◆ Work task ◆
Within the listing below, count the lines that have the string "total". Answer with that number only.

(Data under study)

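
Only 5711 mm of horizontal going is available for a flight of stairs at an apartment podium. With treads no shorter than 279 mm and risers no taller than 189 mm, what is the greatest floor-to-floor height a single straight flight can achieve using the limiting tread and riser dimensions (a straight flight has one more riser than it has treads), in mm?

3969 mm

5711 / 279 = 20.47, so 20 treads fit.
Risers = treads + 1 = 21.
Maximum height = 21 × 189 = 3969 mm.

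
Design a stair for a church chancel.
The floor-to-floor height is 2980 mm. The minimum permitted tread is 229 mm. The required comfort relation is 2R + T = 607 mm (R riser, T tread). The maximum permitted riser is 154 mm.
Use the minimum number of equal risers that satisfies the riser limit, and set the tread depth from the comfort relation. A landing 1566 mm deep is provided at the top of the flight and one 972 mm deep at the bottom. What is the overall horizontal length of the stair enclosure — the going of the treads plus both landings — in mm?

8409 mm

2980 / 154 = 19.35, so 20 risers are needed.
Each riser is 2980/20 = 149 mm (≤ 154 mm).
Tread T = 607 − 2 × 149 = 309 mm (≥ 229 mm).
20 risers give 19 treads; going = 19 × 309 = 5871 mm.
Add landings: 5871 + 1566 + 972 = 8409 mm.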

(End Data under study)
(Data under study)

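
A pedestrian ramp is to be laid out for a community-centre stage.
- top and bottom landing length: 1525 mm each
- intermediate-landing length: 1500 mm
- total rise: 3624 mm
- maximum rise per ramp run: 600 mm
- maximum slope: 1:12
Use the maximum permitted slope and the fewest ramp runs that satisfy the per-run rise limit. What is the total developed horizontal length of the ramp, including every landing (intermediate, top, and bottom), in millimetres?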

(End Data under study)

◆ Answer to the problem ◆
2